Exercise materials:
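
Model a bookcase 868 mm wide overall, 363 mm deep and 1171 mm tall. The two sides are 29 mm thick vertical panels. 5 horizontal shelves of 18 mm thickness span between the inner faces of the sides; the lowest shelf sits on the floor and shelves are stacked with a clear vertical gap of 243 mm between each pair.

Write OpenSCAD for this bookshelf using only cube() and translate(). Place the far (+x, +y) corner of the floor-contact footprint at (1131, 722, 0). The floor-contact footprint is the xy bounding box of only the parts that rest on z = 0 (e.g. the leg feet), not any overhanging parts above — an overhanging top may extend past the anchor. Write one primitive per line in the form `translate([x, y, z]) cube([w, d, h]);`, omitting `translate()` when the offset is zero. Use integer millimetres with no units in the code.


translate([263, 359, 0]) cube([29, 363, 1171]);
translate([1102, 359, 0]) cube([29, 363, 1171]);
translate([292, 359, 0]) cube([810, 363, 18]);
translate([292, 359, 261]) cube([810, 363, 18]);
translate([292, 359, 522]) cube([810, 363, 18]);
translate([292, 359, 783]) cube([810, 363, 18]);
translate([292, 359, 1044]) cube([810, 363, 18]);


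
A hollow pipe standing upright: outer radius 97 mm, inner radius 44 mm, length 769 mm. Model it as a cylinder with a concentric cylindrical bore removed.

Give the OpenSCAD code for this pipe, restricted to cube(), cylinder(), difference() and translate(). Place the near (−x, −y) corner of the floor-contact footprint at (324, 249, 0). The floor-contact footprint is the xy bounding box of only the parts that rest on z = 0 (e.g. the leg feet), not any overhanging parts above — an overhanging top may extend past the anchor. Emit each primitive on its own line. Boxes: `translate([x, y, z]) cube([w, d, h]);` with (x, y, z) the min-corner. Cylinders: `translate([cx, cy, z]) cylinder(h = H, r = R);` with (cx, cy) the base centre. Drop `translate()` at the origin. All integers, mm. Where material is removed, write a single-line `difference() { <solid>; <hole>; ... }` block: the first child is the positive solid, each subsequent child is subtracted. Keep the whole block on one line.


difference() { translate([421, 346, 0]) cylinder(h = 769, r = 97); translate([421, 346, 0]) cylinder(h = 769, r = 44); }


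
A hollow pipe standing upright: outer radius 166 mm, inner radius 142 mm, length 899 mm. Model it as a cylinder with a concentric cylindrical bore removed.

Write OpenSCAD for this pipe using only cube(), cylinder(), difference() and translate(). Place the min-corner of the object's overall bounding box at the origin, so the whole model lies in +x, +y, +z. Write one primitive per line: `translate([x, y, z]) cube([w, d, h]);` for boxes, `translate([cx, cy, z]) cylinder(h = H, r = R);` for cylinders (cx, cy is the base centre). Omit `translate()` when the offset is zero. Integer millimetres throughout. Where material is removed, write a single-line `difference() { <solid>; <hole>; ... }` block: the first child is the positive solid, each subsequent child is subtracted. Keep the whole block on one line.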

Work instructions: Find "A hollow pipe standing upright: outer radius 166" in the material above; set down exactly the line holding it and every line after it, through the last, and no others.

Reply:
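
A hollow pipe standing upright: outer radius 166 mm, inner radius 142 mm, length 899 mm. Model it as a cylinder with a concentric cylindrical bore removed.

Write OpenSCAD for this pipe using only cube(), cylinder(), difference() and translate(). Place the min-corner of the object's overall bounding box at the origin, so the whole model lies in +x, +y, +z. Write one primitive per line: `translate([x, y, z]) cube([w, d, h]);` for boxes, `translate([cx, cy, z]) cylinder(h = H, r = R);` for cylinders (cx, cy is the base centre). Omit `translate()` when the offset is zero. Integer millimetres throughout. Where material is removed, write a single-line `difference() { <solid>; <hole>; ... }` block: the first child is the positive solid, each subsequent child is subtracted. Keep the whole block on one line.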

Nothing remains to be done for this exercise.